» **What to work on**
Look through the listing below for the string "blocked". Show each line where it occurs.

Segment Start: Record extracts

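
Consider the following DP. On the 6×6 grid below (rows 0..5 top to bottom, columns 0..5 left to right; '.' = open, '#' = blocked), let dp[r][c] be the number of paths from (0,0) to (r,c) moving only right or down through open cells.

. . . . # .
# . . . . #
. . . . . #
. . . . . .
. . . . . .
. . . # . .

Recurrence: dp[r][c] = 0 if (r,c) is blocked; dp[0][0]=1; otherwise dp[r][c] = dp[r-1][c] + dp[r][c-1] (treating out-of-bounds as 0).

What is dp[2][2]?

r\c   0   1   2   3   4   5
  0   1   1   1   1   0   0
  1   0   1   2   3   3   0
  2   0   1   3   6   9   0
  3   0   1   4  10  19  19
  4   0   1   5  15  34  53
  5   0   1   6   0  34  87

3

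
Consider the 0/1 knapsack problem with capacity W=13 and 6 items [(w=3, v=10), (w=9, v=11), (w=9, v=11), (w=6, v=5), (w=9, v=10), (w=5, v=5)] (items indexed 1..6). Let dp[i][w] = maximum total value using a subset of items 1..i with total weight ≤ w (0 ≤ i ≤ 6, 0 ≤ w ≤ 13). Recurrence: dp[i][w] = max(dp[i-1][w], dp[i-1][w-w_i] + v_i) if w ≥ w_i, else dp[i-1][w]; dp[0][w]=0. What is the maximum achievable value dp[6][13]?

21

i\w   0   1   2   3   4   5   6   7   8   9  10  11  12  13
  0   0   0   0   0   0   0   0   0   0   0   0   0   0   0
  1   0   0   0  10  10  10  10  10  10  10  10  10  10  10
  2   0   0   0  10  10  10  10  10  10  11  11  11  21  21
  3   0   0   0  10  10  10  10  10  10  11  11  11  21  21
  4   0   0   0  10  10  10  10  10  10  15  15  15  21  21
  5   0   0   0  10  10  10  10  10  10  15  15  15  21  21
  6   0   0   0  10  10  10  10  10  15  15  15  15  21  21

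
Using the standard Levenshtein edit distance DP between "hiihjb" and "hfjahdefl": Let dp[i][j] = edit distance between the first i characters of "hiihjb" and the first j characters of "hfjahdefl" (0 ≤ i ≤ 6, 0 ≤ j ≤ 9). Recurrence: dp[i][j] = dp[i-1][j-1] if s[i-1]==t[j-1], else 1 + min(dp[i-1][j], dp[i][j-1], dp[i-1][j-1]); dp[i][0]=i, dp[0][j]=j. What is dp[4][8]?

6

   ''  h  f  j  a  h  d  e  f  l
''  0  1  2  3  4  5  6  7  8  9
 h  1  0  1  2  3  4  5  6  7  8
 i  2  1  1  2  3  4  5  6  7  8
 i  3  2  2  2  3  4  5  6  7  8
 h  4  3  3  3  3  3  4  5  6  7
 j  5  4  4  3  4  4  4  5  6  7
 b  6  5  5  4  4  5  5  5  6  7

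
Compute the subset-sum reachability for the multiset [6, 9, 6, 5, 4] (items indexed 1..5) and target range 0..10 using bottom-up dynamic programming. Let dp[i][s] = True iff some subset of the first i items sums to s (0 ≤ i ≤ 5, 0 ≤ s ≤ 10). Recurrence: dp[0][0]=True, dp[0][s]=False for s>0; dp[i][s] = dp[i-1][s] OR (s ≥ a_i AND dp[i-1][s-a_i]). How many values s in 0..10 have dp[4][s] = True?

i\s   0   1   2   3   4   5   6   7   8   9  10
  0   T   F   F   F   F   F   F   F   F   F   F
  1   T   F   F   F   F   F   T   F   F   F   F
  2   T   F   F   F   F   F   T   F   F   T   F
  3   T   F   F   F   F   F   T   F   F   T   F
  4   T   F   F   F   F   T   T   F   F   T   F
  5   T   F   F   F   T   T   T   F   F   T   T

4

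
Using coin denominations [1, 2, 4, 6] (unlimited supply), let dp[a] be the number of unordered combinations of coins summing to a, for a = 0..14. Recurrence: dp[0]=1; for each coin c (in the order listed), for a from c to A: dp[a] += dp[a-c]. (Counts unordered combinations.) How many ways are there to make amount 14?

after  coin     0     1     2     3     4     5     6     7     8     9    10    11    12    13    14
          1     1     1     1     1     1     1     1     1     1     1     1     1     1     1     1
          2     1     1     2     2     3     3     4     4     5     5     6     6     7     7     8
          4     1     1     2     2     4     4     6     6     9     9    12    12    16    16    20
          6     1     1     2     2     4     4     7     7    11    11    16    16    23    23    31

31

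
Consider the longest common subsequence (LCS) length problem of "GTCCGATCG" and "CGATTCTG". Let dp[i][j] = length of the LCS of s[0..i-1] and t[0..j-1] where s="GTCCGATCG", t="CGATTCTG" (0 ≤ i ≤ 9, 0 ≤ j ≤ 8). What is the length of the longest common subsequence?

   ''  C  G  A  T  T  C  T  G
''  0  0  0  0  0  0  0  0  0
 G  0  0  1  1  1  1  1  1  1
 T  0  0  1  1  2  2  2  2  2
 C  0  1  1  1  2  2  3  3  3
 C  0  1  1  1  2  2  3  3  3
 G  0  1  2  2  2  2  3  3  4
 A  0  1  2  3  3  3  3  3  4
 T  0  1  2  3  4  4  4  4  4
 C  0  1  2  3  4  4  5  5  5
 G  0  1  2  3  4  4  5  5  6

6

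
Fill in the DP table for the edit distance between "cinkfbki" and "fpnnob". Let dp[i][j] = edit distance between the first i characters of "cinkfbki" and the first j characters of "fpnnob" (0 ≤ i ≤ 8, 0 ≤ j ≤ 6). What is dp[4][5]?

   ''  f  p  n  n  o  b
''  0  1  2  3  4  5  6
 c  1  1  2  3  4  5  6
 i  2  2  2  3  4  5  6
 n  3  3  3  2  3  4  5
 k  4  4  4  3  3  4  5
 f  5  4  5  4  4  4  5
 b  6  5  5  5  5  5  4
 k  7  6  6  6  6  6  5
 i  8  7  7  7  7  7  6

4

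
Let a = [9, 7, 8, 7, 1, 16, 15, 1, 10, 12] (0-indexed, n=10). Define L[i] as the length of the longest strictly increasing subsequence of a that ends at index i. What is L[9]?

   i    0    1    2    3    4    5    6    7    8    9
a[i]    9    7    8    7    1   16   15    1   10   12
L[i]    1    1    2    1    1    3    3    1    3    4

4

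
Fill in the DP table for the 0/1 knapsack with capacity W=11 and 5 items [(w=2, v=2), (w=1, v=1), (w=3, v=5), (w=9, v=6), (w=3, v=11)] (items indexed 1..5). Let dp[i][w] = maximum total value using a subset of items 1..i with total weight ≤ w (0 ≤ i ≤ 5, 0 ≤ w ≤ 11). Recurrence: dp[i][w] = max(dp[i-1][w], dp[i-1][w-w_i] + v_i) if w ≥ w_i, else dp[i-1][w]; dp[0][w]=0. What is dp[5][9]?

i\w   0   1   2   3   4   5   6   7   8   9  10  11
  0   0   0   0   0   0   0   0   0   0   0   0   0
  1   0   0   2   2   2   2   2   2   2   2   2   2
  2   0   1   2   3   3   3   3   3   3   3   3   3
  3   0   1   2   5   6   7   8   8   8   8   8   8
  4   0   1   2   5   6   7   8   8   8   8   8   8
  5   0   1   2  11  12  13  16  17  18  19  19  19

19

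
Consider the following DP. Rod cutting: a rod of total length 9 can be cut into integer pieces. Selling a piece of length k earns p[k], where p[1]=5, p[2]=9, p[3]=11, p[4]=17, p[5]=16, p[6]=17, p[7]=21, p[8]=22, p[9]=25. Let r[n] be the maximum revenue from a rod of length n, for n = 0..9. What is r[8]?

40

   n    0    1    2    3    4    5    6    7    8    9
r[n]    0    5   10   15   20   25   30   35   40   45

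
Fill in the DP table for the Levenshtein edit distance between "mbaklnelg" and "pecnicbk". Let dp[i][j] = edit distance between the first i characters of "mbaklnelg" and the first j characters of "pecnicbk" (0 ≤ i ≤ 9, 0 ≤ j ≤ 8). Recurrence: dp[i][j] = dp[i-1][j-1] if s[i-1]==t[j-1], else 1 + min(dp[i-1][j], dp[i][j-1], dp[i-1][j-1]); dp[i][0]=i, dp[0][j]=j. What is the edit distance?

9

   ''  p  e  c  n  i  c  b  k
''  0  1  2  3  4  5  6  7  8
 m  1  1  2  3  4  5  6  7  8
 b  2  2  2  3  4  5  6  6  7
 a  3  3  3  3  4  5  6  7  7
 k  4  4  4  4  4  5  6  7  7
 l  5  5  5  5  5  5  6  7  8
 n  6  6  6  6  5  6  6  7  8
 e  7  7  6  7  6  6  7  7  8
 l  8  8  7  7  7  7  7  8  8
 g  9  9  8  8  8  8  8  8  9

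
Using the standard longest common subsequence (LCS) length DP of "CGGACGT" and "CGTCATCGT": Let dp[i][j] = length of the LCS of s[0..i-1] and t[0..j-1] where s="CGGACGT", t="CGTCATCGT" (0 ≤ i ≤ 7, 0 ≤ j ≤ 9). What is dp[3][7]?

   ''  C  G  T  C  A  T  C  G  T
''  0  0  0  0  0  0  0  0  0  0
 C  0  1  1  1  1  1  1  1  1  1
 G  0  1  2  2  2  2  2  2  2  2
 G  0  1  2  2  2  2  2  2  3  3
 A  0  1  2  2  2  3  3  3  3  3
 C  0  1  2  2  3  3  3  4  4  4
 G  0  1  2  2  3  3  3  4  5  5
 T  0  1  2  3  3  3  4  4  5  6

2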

Segment End: Record extracts
Segment Start: Record extracts

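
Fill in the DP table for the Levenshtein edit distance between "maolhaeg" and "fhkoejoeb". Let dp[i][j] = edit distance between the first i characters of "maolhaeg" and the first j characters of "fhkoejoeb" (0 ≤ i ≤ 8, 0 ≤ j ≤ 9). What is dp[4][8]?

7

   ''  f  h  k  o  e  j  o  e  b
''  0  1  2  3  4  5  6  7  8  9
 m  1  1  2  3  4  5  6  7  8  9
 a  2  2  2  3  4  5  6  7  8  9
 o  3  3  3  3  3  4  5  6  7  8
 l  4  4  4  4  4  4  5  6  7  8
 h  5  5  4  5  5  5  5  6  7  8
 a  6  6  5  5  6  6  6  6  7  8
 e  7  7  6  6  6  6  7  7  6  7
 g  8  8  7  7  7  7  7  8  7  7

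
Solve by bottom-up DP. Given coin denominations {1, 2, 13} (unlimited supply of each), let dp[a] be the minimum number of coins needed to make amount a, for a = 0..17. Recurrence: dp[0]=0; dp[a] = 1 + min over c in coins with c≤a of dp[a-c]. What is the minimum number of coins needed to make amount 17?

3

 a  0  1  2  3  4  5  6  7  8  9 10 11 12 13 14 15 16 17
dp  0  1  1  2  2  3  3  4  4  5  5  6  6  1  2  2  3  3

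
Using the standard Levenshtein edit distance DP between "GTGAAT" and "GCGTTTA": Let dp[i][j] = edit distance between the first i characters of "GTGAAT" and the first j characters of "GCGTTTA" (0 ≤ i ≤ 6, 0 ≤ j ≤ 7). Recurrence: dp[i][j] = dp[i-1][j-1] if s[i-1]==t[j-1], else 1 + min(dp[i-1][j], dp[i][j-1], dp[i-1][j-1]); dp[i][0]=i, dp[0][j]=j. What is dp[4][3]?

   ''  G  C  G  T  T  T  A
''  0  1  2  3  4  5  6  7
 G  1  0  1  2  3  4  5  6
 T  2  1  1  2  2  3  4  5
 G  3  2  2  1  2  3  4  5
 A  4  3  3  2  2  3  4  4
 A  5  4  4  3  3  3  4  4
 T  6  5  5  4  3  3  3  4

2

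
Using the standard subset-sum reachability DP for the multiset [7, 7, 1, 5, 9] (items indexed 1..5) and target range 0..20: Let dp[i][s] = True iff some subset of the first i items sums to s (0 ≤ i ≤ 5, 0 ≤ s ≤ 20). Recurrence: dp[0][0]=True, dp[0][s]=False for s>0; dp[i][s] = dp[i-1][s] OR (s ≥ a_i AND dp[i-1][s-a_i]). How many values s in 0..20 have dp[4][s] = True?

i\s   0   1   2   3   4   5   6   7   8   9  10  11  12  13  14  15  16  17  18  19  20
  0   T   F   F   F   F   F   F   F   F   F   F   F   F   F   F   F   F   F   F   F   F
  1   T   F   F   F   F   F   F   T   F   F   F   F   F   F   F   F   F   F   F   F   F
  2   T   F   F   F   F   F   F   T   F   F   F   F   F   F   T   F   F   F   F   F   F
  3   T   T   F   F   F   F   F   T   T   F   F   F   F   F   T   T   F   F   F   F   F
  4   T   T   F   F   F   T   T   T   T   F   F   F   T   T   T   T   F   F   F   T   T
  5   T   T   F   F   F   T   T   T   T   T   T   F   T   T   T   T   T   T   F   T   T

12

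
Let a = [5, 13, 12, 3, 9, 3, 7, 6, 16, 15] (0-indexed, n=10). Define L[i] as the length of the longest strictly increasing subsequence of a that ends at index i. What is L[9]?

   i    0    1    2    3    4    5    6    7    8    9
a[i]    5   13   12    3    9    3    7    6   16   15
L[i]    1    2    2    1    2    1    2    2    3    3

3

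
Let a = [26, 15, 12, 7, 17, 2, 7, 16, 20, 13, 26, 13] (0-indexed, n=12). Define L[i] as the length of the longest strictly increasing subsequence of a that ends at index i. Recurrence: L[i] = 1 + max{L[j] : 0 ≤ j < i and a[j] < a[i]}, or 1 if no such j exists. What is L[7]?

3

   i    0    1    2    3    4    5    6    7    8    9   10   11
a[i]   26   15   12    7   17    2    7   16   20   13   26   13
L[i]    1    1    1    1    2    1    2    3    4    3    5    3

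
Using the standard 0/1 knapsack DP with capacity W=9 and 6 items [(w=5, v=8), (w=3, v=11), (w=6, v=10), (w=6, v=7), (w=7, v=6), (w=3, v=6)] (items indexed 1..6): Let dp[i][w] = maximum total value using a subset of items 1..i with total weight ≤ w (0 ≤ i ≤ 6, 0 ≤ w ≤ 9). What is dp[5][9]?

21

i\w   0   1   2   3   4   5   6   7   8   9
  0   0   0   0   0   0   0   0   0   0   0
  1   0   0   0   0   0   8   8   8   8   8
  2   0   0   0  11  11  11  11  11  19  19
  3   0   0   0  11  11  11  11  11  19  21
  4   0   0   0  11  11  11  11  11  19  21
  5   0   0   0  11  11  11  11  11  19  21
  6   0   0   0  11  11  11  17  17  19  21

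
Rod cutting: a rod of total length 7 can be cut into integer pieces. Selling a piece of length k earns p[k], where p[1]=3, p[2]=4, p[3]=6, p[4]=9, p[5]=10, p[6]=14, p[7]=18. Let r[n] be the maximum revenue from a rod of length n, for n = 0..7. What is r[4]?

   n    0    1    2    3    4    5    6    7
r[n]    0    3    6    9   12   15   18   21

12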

Segment End: Record extracts

» **Exercise answer**
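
Consider the following DP. On the 6×6 grid below (rows 0..5 top to bottom, columns 0..5 left to right; '.' = open, '#' = blocked), let dp[r][c] be the number of paths from (0,0) to (r,c) moving only right or down through open cells.
Recurrence: dp[r][c] = 0 if (r,c) is blocked; dp[0][0]=1; otherwise dp[r][c] = dp[r-1][c] + dp[r][c-1] (treating out-of-bounds as 0).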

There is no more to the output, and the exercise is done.